## Data items
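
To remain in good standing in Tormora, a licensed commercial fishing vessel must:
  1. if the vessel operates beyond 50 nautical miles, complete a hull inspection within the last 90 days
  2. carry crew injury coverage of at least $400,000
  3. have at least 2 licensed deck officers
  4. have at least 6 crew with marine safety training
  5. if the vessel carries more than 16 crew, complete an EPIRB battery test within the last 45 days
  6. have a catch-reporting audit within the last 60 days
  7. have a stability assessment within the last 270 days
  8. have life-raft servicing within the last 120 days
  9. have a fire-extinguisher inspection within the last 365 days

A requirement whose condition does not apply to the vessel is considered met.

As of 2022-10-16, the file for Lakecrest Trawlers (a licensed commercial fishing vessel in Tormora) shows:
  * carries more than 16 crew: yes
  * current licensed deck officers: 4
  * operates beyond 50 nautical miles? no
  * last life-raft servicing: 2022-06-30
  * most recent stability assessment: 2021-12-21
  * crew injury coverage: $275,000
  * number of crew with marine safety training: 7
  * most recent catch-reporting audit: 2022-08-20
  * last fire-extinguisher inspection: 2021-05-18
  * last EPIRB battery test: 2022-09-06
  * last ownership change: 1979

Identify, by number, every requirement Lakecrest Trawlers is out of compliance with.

2, 7, 9

1. condition 'operates beyond 50 nautical miles' does not hold → requirement n/a → met
2. crew injury coverage $275,000 < $400,000 → not met
3. licensed deck officers 4 ≥ 2 → met
4. crew with marine safety training 7 ≥ 6 → met
5. condition 'carries more than 16 crew' holds; EPIRB battery test 40 days ago vs limit 45 → met
6. catch-reporting audit 57 days ago vs limit 60 → met
7. stability assessment 299 days ago vs limit 270 → not met
8. life-raft servicing 108 days ago vs limit 120 → met
9. fire-extinguisher inspection 516 days ago vs limit 365 → not met
Not met: 2, 7, 9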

## INSTRUCTIONS TO FOLLOW
Search the data above for the string "recent". Report every line where it is found.

## EXPECTED ANSWER
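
  * most recent stability assessment: 2021-12-21
  * most recent catch-reporting audit: 2022-08-20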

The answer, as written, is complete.